* **Work request**: Would you count how many lines of the entries below include the word "logins"? Give nothing but the number.

[Saved data entries]
○ ○ ○ ○ ○
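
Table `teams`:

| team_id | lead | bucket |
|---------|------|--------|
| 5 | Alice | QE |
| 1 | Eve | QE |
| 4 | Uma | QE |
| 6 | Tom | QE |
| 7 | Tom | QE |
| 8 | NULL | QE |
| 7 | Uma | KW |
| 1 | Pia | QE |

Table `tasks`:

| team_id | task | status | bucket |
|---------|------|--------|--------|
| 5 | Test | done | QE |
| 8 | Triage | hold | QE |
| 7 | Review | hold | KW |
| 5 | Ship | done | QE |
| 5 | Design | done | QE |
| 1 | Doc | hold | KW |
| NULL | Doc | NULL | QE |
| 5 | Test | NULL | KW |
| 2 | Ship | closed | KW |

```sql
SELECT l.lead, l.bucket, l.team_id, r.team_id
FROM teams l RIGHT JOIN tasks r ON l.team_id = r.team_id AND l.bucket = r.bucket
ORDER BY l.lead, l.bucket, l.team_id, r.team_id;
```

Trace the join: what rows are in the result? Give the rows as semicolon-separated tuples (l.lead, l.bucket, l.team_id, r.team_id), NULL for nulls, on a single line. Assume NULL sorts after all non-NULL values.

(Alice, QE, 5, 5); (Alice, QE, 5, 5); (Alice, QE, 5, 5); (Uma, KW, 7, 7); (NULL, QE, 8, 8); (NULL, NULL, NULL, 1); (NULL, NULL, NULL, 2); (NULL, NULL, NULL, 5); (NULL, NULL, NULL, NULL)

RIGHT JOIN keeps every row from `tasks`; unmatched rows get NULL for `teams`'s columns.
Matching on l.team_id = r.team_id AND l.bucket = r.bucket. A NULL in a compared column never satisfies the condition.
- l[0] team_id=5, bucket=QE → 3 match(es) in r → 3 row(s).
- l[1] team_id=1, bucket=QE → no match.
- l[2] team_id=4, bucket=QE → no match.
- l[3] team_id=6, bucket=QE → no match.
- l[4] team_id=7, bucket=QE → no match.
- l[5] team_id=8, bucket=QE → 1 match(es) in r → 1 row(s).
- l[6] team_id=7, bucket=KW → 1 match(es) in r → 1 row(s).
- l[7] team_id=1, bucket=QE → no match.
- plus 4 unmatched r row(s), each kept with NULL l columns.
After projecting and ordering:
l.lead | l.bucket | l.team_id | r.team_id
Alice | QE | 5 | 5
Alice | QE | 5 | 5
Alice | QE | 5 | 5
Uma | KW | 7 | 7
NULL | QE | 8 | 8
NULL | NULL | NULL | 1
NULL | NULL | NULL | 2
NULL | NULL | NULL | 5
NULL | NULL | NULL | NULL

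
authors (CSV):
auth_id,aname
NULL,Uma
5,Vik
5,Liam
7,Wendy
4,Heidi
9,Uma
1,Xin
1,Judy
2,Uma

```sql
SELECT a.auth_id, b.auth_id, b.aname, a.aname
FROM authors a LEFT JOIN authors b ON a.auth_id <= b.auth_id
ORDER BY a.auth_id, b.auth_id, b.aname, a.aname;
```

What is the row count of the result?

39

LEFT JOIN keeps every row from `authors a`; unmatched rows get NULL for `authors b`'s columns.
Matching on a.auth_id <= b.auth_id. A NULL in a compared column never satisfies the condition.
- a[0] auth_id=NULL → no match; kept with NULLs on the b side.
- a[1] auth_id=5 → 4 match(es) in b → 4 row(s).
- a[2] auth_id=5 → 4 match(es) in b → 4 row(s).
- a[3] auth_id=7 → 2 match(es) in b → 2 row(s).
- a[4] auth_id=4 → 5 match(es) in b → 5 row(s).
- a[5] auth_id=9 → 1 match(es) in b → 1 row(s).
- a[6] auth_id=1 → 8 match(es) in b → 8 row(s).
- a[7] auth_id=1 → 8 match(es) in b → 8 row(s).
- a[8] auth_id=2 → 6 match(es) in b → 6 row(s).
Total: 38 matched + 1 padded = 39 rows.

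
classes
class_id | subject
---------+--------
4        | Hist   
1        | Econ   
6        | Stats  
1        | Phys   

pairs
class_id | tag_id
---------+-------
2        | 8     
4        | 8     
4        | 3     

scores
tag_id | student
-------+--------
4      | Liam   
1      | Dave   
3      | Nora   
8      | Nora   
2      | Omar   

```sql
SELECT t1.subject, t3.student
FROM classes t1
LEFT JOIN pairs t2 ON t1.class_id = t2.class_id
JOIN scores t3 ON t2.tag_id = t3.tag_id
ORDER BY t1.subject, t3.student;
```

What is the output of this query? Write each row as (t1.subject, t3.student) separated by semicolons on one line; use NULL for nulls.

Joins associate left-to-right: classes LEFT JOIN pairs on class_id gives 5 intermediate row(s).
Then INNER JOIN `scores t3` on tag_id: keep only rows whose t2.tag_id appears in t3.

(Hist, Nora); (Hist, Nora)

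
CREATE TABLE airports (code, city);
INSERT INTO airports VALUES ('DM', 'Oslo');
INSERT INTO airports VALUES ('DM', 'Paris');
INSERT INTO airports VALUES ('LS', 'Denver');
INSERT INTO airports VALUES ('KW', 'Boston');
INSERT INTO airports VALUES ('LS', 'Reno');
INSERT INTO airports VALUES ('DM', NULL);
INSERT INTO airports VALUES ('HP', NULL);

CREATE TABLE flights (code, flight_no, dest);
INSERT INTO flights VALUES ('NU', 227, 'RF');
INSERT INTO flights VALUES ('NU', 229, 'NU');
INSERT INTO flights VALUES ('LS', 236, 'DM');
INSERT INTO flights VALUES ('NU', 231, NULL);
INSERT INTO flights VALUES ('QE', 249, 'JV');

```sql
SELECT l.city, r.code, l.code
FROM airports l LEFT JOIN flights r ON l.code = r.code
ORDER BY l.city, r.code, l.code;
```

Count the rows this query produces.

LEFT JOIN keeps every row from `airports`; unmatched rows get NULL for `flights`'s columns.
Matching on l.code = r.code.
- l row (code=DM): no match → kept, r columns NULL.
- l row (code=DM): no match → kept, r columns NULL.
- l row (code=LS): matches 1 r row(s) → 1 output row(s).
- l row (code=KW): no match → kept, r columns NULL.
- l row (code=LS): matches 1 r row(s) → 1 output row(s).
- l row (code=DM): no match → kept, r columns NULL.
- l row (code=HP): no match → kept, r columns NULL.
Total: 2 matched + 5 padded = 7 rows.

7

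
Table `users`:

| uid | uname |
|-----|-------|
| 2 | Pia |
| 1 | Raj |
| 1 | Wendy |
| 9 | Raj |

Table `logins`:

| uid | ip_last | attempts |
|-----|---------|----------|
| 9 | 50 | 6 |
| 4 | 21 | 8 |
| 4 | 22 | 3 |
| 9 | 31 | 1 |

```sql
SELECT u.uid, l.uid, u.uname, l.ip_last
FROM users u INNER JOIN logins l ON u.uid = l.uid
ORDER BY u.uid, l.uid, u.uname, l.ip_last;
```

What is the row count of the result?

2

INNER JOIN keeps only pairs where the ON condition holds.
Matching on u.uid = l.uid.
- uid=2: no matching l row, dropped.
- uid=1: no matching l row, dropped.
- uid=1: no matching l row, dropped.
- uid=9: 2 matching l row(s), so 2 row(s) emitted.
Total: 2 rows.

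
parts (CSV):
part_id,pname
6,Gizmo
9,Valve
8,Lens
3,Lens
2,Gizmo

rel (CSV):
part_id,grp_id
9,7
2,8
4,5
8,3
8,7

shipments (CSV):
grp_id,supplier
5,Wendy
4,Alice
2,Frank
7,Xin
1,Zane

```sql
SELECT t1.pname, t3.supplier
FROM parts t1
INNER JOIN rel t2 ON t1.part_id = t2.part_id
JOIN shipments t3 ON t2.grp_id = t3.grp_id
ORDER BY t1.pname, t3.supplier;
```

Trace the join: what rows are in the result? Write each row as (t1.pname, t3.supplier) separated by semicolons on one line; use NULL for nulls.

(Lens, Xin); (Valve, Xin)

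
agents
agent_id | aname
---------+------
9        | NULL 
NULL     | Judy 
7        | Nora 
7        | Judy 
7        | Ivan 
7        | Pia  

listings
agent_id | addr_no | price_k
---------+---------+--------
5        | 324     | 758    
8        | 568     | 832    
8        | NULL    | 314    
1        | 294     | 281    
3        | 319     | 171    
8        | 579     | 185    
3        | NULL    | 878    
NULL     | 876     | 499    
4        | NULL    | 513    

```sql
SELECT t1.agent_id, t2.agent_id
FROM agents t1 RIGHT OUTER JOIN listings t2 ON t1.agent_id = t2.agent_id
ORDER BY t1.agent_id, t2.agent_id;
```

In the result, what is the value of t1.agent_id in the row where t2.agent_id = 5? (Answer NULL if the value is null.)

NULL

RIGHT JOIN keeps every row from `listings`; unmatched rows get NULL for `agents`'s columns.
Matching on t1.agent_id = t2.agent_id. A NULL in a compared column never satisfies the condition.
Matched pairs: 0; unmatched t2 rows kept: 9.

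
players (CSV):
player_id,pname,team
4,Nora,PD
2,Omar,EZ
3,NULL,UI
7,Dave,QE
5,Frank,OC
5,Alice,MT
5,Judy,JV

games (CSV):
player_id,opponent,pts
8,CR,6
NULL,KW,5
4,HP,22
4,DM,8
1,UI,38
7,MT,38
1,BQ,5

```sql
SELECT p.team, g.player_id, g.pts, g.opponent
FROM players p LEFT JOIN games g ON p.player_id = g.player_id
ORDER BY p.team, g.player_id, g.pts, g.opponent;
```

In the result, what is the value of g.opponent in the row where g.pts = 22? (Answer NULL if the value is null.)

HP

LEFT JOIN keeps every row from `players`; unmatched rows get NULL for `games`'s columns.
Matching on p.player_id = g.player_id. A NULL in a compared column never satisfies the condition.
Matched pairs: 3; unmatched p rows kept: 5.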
○ ○ ○ ○ ○
* **Solution for this problem**: 2